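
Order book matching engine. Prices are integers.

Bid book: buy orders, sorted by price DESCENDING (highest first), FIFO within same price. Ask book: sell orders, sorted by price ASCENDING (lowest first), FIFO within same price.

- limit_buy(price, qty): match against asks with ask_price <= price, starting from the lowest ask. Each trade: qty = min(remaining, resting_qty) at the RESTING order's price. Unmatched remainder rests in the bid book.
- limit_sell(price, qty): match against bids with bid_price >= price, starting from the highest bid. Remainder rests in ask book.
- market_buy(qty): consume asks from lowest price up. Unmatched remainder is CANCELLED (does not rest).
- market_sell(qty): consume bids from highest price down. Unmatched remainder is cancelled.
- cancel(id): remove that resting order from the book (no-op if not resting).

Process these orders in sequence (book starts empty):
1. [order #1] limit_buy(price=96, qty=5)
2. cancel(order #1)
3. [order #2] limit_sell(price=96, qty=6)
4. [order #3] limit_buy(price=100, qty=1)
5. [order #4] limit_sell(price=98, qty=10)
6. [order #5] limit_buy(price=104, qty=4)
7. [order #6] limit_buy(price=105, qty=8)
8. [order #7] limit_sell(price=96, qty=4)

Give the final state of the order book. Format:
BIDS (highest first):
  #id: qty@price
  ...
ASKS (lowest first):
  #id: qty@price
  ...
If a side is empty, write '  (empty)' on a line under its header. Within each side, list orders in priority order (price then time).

Answer: BIDS (highest first):
  (empty)
ASKS (lowest first):
  #7: 4@96
  #4: 3@98

Derivation:
After op 1 [order #1] limit_buy(price=96, qty=5): fills=none; bids=[#1:5@96] asks=[-]
After op 2 cancel(order #1): fills=none; bids=[-] asks=[-]
After op 3 [order #2] limit_sell(price=96, qty=6): fills=none; bids=[-] asks=[#2:6@96]
After op 4 [order #3] limit_buy(price=100, qty=1): fills=#3x#2:1@96; bids=[-] asks=[#2:5@96]
After op 5 [order #4] limit_sell(price=98, qty=10): fills=none; bids=[-] asks=[#2:5@96 #4:10@98]
After op 6 [order #5] limit_buy(price=104, qty=4): fills=#5x#2:4@96; bids=[-] asks=[#2:1@96 #4:10@98]
After op 7 [order #6] limit_buy(price=105, qty=8): fills=#6x#2:1@96 #6x#4:7@98; bids=[-] asks=[#4:3@98]
After op 8 [order #7] limit_sell(price=96, qty=4): fills=none; bids=[-] asks=[#7:4@96 #4:3@98]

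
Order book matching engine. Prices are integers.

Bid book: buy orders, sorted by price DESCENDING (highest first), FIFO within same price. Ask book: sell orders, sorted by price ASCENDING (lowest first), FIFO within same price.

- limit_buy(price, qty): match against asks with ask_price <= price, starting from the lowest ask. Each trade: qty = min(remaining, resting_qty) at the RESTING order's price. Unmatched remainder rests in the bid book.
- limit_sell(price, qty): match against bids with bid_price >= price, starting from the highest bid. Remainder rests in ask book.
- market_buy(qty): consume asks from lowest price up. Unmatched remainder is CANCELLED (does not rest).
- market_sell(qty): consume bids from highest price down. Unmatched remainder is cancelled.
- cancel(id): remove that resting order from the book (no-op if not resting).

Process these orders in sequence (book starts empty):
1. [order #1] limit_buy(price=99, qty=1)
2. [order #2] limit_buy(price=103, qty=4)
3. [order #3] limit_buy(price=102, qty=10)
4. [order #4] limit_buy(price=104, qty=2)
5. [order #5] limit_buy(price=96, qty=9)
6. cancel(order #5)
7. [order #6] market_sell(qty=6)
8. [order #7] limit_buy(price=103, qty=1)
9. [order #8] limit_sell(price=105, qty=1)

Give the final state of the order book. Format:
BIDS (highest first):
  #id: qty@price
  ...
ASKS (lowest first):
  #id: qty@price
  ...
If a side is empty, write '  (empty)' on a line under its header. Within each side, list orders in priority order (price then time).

Answer: BIDS (highest first):
  #7: 1@103
  #3: 10@102
  #1: 1@99
ASKS (lowest first):
  #8: 1@105

Derivation:
After op 1 [order #1] limit_buy(price=99, qty=1): fills=none; bids=[#1:1@99] asks=[-]
After op 2 [order #2] limit_buy(price=103, qty=4): fills=none; bids=[#2:4@103 #1:1@99] asks=[-]
After op 3 [order #3] limit_buy(price=102, qty=10): fills=none; bids=[#2:4@103 #3:10@102 #1:1@99] asks=[-]
After op 4 [order #4] limit_buy(price=104, qty=2): fills=none; bids=[#4:2@104 #2:4@103 #3:10@102 #1:1@99] asks=[-]
After op 5 [order #5] limit_buy(price=96, qty=9): fills=none; bids=[#4:2@104 #2:4@103 #3:10@102 #1:1@99 #5:9@96] asks=[-]
After op 6 cancel(order #5): fills=none; bids=[#4:2@104 #2:4@103 #3:10@102 #1:1@99] asks=[-]
After op 7 [order #6] market_sell(qty=6): fills=#4x#6:2@104 #2x#6:4@103; bids=[#3:10@102 #1:1@99] asks=[-]
After op 8 [order #7] limit_buy(price=103, qty=1): fills=none; bids=[#7:1@103 #3:10@102 #1:1@99] asks=[-]
After op 9 [order #8] limit_sell(price=105, qty=1): fills=none; bids=[#7:1@103 #3:10@102 #1:1@99] asks=[#8:1@105]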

■ ■ ■ ■

-- Work to complete --
What you return must be the entries, given again word for word.

-- Answer for the task --
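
Order book matching engine. Prices are integers.

Bid book: buy orders, sorted by price DESCENDING (highest first), FIFO within same price. Ask book: sell orders, sorted by price ASCENDING (lowest first), FIFO within same price.

- limit_buy(price, qty): match against asks with ask_price <= price, starting from the lowest ask. Each trade: qty = min(remaining, resting_qty) at the RESTING order's price. Unmatched remainder rests in the bid book.
- limit_sell(price, qty): match against bids with bid_price >= price, starting from the highest bid. Remainder rests in ask book.
- market_buy(qty): consume asks from lowest price up. Unmatched remainder is CANCELLED (does not rest).
- market_sell(qty): consume bids from highest price down. Unmatched remainder is cancelled.
- cancel(id): remove that resting order from the book (no-op if not resting).

Process these orders in sequence (book starts empty):
1. [order #1] limit_buy(price=96, qty=5)
2. cancel(order #1)
3. [order #2] limit_sell(price=96, qty=6)
4. [order #3] limit_buy(price=100, qty=1)
5. [order #4] limit_sell(price=98, qty=10)
6. [order #5] limit_buy(price=104, qty=4)
7. [order #6] limit_buy(price=105, qty=8)
8. [order #7] limit_sell(price=96, qty=4)

Give the final state of the order book. Format:
BIDS (highest first):
  #id: qty@price
  ...
ASKS (lowest first):
  #id: qty@price
  ...
If a side is empty, write '  (empty)' on a line under its header. Within each side, list orders in priority order (price then time).

Answer: BIDS (highest first):
  (empty)
ASKS (lowest first):
  #7: 4@96
  #4: 3@98

Derivation:
After op 1 [order #1] limit_buy(price=96, qty=5): fills=none; bids=[#1:5@96] asks=[-]
After op 2 cancel(order #1): fills=none; bids=[-] asks=[-]
After op 3 [order #2] limit_sell(price=96, qty=6): fills=none; bids=[-] asks=[#2:6@96]
After op 4 [order #3] limit_buy(price=100, qty=1): fills=#3x#2:1@96; bids=[-] asks=[#2:5@96]
After op 5 [order #4] limit_sell(price=98, qty=10): fills=none; bids=[-] asks=[#2:5@96 #4:10@98]
After op 6 [order #5] limit_buy(price=104, qty=4): fills=#5x#2:4@96; bids=[-] asks=[#2:1@96 #4:10@98]
After op 7 [order #6] limit_buy(price=105, qty=8): fills=#6x#2:1@96 #6x#4:7@98; bids=[-] asks=[#4:3@98]
After op 8 [order #7] limit_sell(price=96, qty=4): fills=none; bids=[-] asks=[#7:4@96 #4:3@98]

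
Order book matching engine. Prices are integers.

Bid book: buy orders, sorted by price DESCENDING (highest first), FIFO within same price. Ask book: sell orders, sorted by price ASCENDING (lowest first), FIFO within same price.

- limit_buy(price, qty): match against asks with ask_price <= price, starting from the lowest ask. Each trade: qty = min(remaining, resting_qty) at the RESTING order's price. Unmatched remainder rests in the bid book.
- limit_sell(price, qty): match against bids with bid_price >= price, starting from the highest bid. Remainder rests in ask book.
- market_buy(qty): consume asks from lowest price up. Unmatched remainder is CANCELLED (does not rest).
- market_sell(qty): consume bids from highest price down. Unmatched remainder is cancelled.
- cancel(id): remove that resting order from the book (no-op if not resting).

Process these orders in sequence (book starts empty):
1. [order #1] limit_buy(price=99, qty=1)
2. [order #2] limit_buy(price=103, qty=4)
3. [order #3] limit_buy(price=102, qty=10)
4. [order #4] limit_buy(price=104, qty=2)
5. [order #5] limit_buy(price=96, qty=9)
6. cancel(order #5)
7. [order #6] market_sell(qty=6)
8. [order #7] limit_buy(price=103, qty=1)
9. [order #8] limit_sell(price=105, qty=1)

Give the final state of the order book. Format:
BIDS (highest first):
  #id: qty@price
  ...
ASKS (lowest first):
  #id: qty@price
  ...
If a side is empty, write '  (empty)' on a line under its header. Within each side, list orders in priority order (price then time).

Answer: BIDS (highest first):
  #7: 1@103
  #3: 10@102
  #1: 1@99
ASKS (lowest first):
  #8: 1@105

Derivation:
After op 1 [order #1] limit_buy(price=99, qty=1): fills=none; bids=[#1:1@99] asks=[-]
After op 2 [order #2] limit_buy(price=103, qty=4): fills=none; bids=[#2:4@103 #1:1@99] asks=[-]
After op 3 [order #3] limit_buy(price=102, qty=10): fills=none; bids=[#2:4@103 #3:10@102 #1:1@99] asks=[-]
After op 4 [order #4] limit_buy(price=104, qty=2): fills=none; bids=[#4:2@104 #2:4@103 #3:10@102 #1:1@99] asks=[-]
After op 5 [order #5] limit_buy(price=96, qty=9): fills=none; bids=[#4:2@104 #2:4@103 #3:10@102 #1:1@99 #5:9@96] asks=[-]
After op 6 cancel(order #5): fills=none; bids=[#4:2@104 #2:4@103 #3:10@102 #1:1@99] asks=[-]
After op 7 [order #6] market_sell(qty=6): fills=#4x#6:2@104 #2x#6:4@103; bids=[#3:10@102 #1:1@99] asks=[-]
After op 8 [order #7] limit_buy(price=103, qty=1): fills=none; bids=[#7:1@103 #3:10@102 #1:1@99] asks=[-]
After op 9 [order #8] limit_sell(price=105, qty=1): fills=none; bids=[#7:1@103 #3:10@102 #1:1@99] asks=[#8:1@105]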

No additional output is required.